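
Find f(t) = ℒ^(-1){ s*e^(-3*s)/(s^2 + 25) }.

f(t) = Heaviside(t - 3)*(cos(5*t - 15))

The factor e^(-3s) signals a time shift by c = 3 (second shifting theorem).
L{cos(5t)} = s/(s^2 + 25), so L^-1{s/(s^2 + 25)} = cos(5*t).
Hence the inverse is u(t - 3) times that function evaluated at t - 3.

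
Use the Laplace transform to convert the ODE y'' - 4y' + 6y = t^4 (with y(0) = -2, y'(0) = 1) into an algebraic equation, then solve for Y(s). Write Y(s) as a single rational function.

Transform both sides with L{·}.
With L{y''} = s^2 Y - s·y(0) - y'(0) and L{y'} = sY - y(0), with y(0) = -2, y'(0) = 1: the LHS transforms to (s^2 - 4*s + 6)Y - (-2*s + 9).
The right side is L{t^4} = 24/s^5.
So (s^2 - 4*s + 6)Y = 24/s^5 + (-2*s + 9).
Solve for Y(s) and write it as one ratio of polynomials.

Y(s) = (-2*s^6 + 9*s^5 + 24)/(s^7 - 4*s^6 + 6*s^5)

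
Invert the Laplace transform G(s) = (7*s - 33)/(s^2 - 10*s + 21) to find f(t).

Factor the denominator: s^2 - 10*s + 21 = (s - 7)*(s - 3).
Partial fraction decomposition gives [4/(s - 7)] + [3/(s - 3)].
Invert each term: 4/(s - 7) ↔ 4e^(7t); 3/(s - 3) ↔ 3e^(3t).

f(t) = 4*exp(7*t) + 3*exp(3*t)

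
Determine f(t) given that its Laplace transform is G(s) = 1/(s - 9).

f(t) = exp(9*t)

Since L{e^(9t)} = 1/(s - 9), the inverse is e^(9*t).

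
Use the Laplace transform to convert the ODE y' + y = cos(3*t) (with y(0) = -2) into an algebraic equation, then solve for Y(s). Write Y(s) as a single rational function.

Y(s) = (-2*s^2 + s - 18)/(s^3 + s^2 + 9*s + 9)

Transform both sides with L{·}.
Using L{y'} = sY - y(0) = sY - (-2), the left side becomes (s + 1)Y - (-2).
The right side is L{cos(3*t)} = s/(s^2 + 9).
So (s + 1)Y = s/(s^2 + 9) + (-2).
Divide through and combine into a single rational function.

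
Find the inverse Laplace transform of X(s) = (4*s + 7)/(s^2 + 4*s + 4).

-t*exp(-2*t) + 4*exp(-2*t)

Factor the denominator: s^2 + 4*s + 4 = (s + 2)^2.
Partial fraction decomposition gives [4/(s + 2)] + [-1/(s + 2)^2].
Invert each term: 4/(s + 2) ↔ 4e^(-2t); -1/(s + 2)^2 ↔ -t·e^(-2t).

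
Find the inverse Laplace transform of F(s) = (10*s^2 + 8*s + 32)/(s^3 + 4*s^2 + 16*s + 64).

-3*sin(4*t) + 5*cos(4*t) + 5*exp(-4*t)

Factor the denominator: s^3 + 4*s^2 + 16*s + 64 = (s + 4)*(s^2 + 16).
Partial fraction decomposition gives [5/(s + 4)] + [5*s/(s^2 + 16)] + [-12/(s^2 + 16)].
Invert each term: 5/(s + 4) ↔ 5e^(-4t); 5·s/(s^2 + 16) ↔ 5cos(4t); -3·4/(s^2 + 16) ↔ -3sin(4t).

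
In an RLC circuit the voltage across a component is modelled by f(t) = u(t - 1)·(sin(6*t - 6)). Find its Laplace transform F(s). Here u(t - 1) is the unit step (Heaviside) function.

By the second shifting theorem, L{u(t - c)·g(t - c)} = e^(-cs)·G(s) with c = 1 and G(s) = L{g(t)}.
L{sin(6t)} = 6/(s^2 + 36).

F(s) = 6*exp(-s)/(s^2 + 36)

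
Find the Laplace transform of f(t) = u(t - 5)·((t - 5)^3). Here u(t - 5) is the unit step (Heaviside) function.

By the second shifting theorem, L{u(t - c)·g(t - c)} = e^(-cs)·H(s) with c = 5 and H(s) = L{g(t)}.
L{t^3} = 3!/s^4 = 6/s^4.

6*exp(-5*s)/s^4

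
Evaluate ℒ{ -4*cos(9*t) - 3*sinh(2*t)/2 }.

-4*s/(s^2 + 81) - 3/(s^2 - 4)

By linearity of the Laplace transform, transform each term separately.
(-3/2)·[L{sinh(2t)} = 2/(s^2 - 4)]; (-4)·[L{cos(9t)} = s/(s^2 + 81)].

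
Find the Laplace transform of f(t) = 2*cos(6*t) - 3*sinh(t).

The transform is linear, so treat each term independently.
(2)·[L{cos(6t)} = s/(s^2 + 36)]; (-3)·[L{sinh(t)} = 1/(s^2 - 1)].

2*s/(s^2 + 36) - 3/(s^2 - 1)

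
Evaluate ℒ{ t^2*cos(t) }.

L{cos(t)} = s/(s^2 + 1).
Then apply L{t^2·g(t)} = (-1)^2 d^2/ds^2[H(s)] with H(s) = s/(s^2 + 1):
differentiating 2 times and applying the sign gives 2*s*(s^2 - 3)/(s^2 + 1)^3.

2*s*(s^2 - 3)/(s^2 + 1)^3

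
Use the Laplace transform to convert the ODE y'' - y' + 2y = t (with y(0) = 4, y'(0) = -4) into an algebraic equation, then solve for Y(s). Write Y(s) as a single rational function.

Laplace-transform each side.
Using L{y''} = s^2 Y - s·y(0) - y'(0) and L{y'} = sY - y(0), with y(0) = 4, y'(0) = -4, the left side becomes (s^2 - s + 2)Y - (4*s - 8).
The right side is L{t} = s^(-2).
So (s^2 - s + 2)Y = s^(-2) + (4*s - 8).
Solve for Y(s) and write it as one ratio of polynomials.

Y(s) = (4*s^3 - 8*s^2 + 1)/(s^4 - s^3 + 2*s^2)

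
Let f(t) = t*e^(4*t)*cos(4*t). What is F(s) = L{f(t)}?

F(s) = s*(s - 8)/(s^2 - 8*s + 32)^2

L{cos(4t)} = s/(s^2 + 16).
Multiplying by e^(4t) shifts s → s - 4, so L{e^(4*t)*cos(4*t)} = (s - 4)/((s - 4)^2 + 16).
Then apply L{t·g(t)} = -d/ds[G(s)] with G(s) = (s - 4)/((s - 4)^2 + 16):
differentiating 1 time and applying the sign gives s*(s - 8)/(s^2 - 8*s + 32)^2.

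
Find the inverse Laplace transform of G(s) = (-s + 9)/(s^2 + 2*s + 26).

2*exp(-t)*sin(5*t) - exp(-t)*cos(5*t)

Complete the square in the denominator: s^2 + 2*s + 26 = (s + 1)^2 + 5^2.
Split the numerator to match: -s + 9 = -1·(s + 1) + 2·5.
Invert each term: -1·(s + 1)/((s + 1)^2 + 25) ↔ -e^(-t)cos(5t); 2·5/((s + 1)^2 + 25) ↔ 2e^(-t)sin(5t).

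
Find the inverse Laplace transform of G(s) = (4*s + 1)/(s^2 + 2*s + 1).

-3*t*exp(-t) + 4*exp(-t)

Factor the denominator: s^2 + 2*s + 1 = (s + 1)^2.
Partial fraction decomposition gives [4/(s + 1)] + [-3/(s + 1)^2].
Invert each term: 4/(s + 1) ↔ 4e^(-t); -3/(s + 1)^2 ↔ -3t·e^(-t).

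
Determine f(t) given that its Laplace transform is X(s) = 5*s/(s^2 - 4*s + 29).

Complete the square in the denominator: s^2 - 4*s + 29 = (s - 2)^2 + 5^2.
Split the numerator to match: 5*s = 5·(s - 2) + 2·5.
Invert each term: 5·(s - 2)/((s - 2)^2 + 25) ↔ 5e^(2t)cos(5t); 2·5/((s - 2)^2 + 25) ↔ 2e^(2t)sin(5t).

f(t) = 2*exp(2*t)*sin(5*t) + 5*exp(2*t)*cos(5*t)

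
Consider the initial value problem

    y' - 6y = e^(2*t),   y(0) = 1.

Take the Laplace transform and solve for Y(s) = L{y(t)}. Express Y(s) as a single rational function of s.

Laplace-transform each side.
The derivative rules (L{y'} = sY - y(0) = sY - 1) turn the left side into (s - 6)Y - (1).
The right side is L{e^(2*t)} = 1/(s - 2).
So (s - 6)Y = 1/(s - 2) + (1).
Isolate Y and clear denominators.

Y(s) = (s - 1)/(s^2 - 8*s + 12)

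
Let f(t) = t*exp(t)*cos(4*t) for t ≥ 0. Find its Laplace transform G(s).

L{cos(4t)} = s/(s^2 + 16).
Multiplying by e^(t) shifts s → s - 1, so L{exp(t)*cos(4*t)} = (s - 1)/((s - 1)^2 + 16).
Then apply L{t·g(t)} = -d/ds[H(s)] with H(s) = (s - 1)/((s - 1)^2 + 16):
differentiating 1 time and applying the sign gives (s - 5)*(s + 3)/(s^2 - 2*s + 17)^2.

G(s) = (s - 5)*(s + 3)/(s^2 - 2*s + 17)^2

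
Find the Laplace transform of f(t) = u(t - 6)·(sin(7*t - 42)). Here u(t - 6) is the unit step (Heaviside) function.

By the second shifting theorem, L{u(t - c)·g(t - c)} = e^(-cs)·G(s) with c = 6 and G(s) = L{g(t)}.
L{sin(7t)} = 7/(s^2 + 49).

7*exp(-6*s)/(s^2 + 49)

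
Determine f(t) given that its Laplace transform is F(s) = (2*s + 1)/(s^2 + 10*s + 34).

Complete the square in the denominator: s^2 + 10*s + 34 = (s + 5)^2 + 3^2.
Split the numerator to match: 2*s + 1 = 2·(s + 5) - 3·3.
Invert each term: 2·(s + 5)/((s + 5)^2 + 9) ↔ 2e^(-5t)cos(3t); -3·3/((s + 5)^2 + 9) ↔ -3e^(-5t)sin(3t).

f(t) = -3*exp(-5*t)*sin(3*t) + 2*exp(-5*t)*cos(3*t)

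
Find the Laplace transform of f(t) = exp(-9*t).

1/(s + 9)

L{e^(-9t)} = 1/(s + 9).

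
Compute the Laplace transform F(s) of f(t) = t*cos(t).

F(s) = (s - 1)*(s + 1)/(s^2 + 1)^2

L{cos(t)} = s/(s^2 + 1).
Then apply L{t·g(t)} = -d/ds[G(s)] with G(s) = s/(s^2 + 1):
differentiating 1 time and applying the sign gives (s - 1)*(s + 1)/(s^2 + 1)^2.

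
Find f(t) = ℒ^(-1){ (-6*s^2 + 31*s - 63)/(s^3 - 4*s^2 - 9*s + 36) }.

f(t) = -5*exp(4*t) + 4*exp(3*t) - 5*exp(-3*t)

Factor the denominator: s^3 - 4*s^2 - 9*s + 36 = (s - 4)*(s - 3)*(s + 3).
Partial fraction decomposition gives [4/(s - 3)] + [-5/(s + 3)] + [-5/(s - 4)].
Invert each term: 4/(s - 3) ↔ 4e^(3t); -5/(s + 3) ↔ -5e^(-3t); -5/(s - 4) ↔ -5e^(4t).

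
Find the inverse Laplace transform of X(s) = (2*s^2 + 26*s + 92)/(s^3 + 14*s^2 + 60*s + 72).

Factor the denominator: s^3 + 14*s^2 + 60*s + 72 = (s + 2)*(s + 6)^2.
Partial fraction decomposition gives [-1/(s + 6)] + [-2/(s + 6)^2] + [3/(s + 2)].
Invert each term: -1/(s + 6) ↔ -e^(-6t); -2/(s + 6)^2 ↔ -2t·e^(-6t); 3/(s + 2) ↔ 3e^(-2t).

-2*t*exp(-6*t) + 3*exp(-2*t) - exp(-6*t)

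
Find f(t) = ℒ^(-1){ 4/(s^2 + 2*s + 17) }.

f(t) = exp(-t)*sin(4*t)

Rewrite the denominator: s^2 + 2*s + 17 = (s + 1)^2 + 16.
The form in (s + 1) signals a first-shifting-theorem factor e^(-t).
Since L{sin(4t)} = 4/(s^2 + 16), the inverse is exp(-t)*sin(4*t).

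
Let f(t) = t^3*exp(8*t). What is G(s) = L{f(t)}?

G(s) = 6/(s - 8)^4

L{t^3} = 3!/s^4 = 6/s^4.
By the first shifting theorem, multiplying by e^(8t) replaces s with s - 8.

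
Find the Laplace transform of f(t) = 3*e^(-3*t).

3/(s + 3)

L{3} = 3/s.
By the first shifting theorem, multiplying by e^(-3t) replaces s with s + 3.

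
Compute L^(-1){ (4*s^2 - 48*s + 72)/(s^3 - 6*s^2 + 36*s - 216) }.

Factor the denominator: s^3 - 6*s^2 + 36*s - 216 = (s - 6)*(s^2 + 36).
Partial fraction decomposition gives [-1/(s - 6)] + [5*s/(s^2 + 36)] + [-18/(s^2 + 36)].
Invert each term: -1/(s - 6) ↔ -e^(6t); 5·s/(s^2 + 36) ↔ 5cos(6t); -3·6/(s^2 + 36) ↔ -3sin(6t).

-exp(6*t) - 3*sin(6*t) + 5*cos(6*t)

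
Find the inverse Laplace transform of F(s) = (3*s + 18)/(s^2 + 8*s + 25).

Complete the square in the denominator: s^2 + 8*s + 25 = (s + 4)^2 + 3^2.
Split the numerator to match: 3*s + 18 = 3·(s + 4) + 2·3.
Invert each term: 3·(s + 4)/((s + 4)^2 + 9) ↔ 3e^(-4t)cos(3t); 2·3/((s + 4)^2 + 9) ↔ 2e^(-4t)sin(3t).

2*exp(-4*t)*sin(3*t) + 3*exp(-4*t)*cos(3*t)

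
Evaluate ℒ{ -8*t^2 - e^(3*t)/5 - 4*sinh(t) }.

-4/(s^2 - 1) - 1/(5*(s - 3)) - 16/s^3

By linearity of the Laplace transform, transform each term separately.
(-4)·[L{sinh(t)} = 1/(s^2 - 1)]; (-8)·[L{t^2} = 2!/s^3 = 2/s^3]; (-1/5)·[L{e^(3t)} = 1/(s - 3)].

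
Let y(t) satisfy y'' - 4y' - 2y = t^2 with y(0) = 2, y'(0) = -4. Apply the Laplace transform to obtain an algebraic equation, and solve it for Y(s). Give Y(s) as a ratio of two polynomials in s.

Y(s) = (2*s^4 - 12*s^3 + 2)/(s^5 - 4*s^4 - 2*s^3)

Apply the Laplace transform to the equation.
Using L{y''} = s^2 Y - s·y(0) - y'(0) and L{y'} = sY - y(0), with y(0) = 2, y'(0) = -4, the left side becomes (s^2 - 4*s - 2)Y - (2*s - 12).
The right side is L{t^2} = 2/s^3.
So (s^2 - 4*s - 2)Y = 2/s^3 + (2*s - 12).
Divide through and combine into a single rational function.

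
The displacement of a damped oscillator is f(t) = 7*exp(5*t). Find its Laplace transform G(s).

G(s) = 7/(s - 5)

L{7} = 7/s.
By the first shifting theorem, multiplying by e^(5t) replaces s with s - 5.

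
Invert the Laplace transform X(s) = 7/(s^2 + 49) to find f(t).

f(t) = sin(7*t)

Since L{sin(7t)} = 7/(s^2 + 49), the inverse is sin(7*t).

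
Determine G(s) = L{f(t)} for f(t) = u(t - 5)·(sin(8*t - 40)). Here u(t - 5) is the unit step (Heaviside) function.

By the second shifting theorem, L{u(t - c)·g(t - c)} = e^(-cs)·H(s) with c = 5 and H(s) = L{g(t)}.
L{sin(8t)} = 8/(s^2 + 64).

G(s) = 8*exp(-5*s)/(s^2 + 64)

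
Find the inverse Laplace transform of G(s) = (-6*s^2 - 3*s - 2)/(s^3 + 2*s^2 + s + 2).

Factor the denominator: s^3 + 2*s^2 + s + 2 = (s + 2)*(s^2 + 1).
Partial fraction decomposition gives [-4/(s + 2)] + [-2*s/(s^2 + 1)] + [1/(s^2 + 1)].
Invert each term: -4/(s + 2) ↔ -4e^(-2t); -2·s/(s^2 + 1) ↔ -2cos(t); 1·1/(s^2 + 1) ↔ sin(t).

sin(t) - 2*cos(t) - 4*exp(-2*t)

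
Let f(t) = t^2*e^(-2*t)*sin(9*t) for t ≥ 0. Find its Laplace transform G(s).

L{sin(9t)} = 9/(s^2 + 81).
Multiplying by e^(-2t) shifts s → s + 2, so L{e^(-2*t)*sin(9*t)} = 9/((s + 2)^2 + 81).
Then apply L{t^2·g(t)} = (-1)^2 d^2/ds^2[H(s)] with H(s) = 9/((s + 2)^2 + 81):
differentiating 2 times and applying the sign gives 54*(s^2 + 4*s - 23)/(s^2 + 4*s + 85)^3.

G(s) = 54*(s^2 + 4*s - 23)/(s^2 + 4*s + 85)^3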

════════════════════

→ EXERCISE GOAL:
Restate, without alteration, the lines of the material above that begin at the one containing "Find the inverse Laplace transform of G(s) = (-6*s^2" and run through its last line.

→ RESPONSE AREA:
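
Find the inverse Laplace transform of G(s) = (-6*s^2 - 3*s - 2)/(s^3 + 2*s^2 + s + 2).

Factor the denominator: s^3 + 2*s^2 + s + 2 = (s + 2)*(s^2 + 1).
Partial fraction decomposition gives [-4/(s + 2)] + [-2*s/(s^2 + 1)] + [1/(s^2 + 1)].
Invert each term: -4/(s + 2) ↔ -4e^(-2t); -2·s/(s^2 + 1) ↔ -2cos(t); 1·1/(s^2 + 1) ↔ sin(t).

sin(t) - 2*cos(t) - 4*exp(-2*t)

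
Let f(t) = t^2*e^(-2*t)*sin(9*t) for t ≥ 0. Find its Laplace transform G(s).

L{sin(9t)} = 9/(s^2 + 81).
Multiplying by e^(-2t) shifts s → s + 2, so L{e^(-2*t)*sin(9*t)} = 9/((s + 2)^2 + 81).
Then apply L{t^2·g(t)} = (-1)^2 d^2/ds^2[H(s)] with H(s) = 9/((s + 2)^2 + 81):
differentiating 2 times and applying the sign gives 54*(s^2 + 4*s - 23)/(s^2 + 4*s + 85)^3.

G(s) = 54*(s^2 + 4*s - 23)/(s^2 + 4*s + 85)^3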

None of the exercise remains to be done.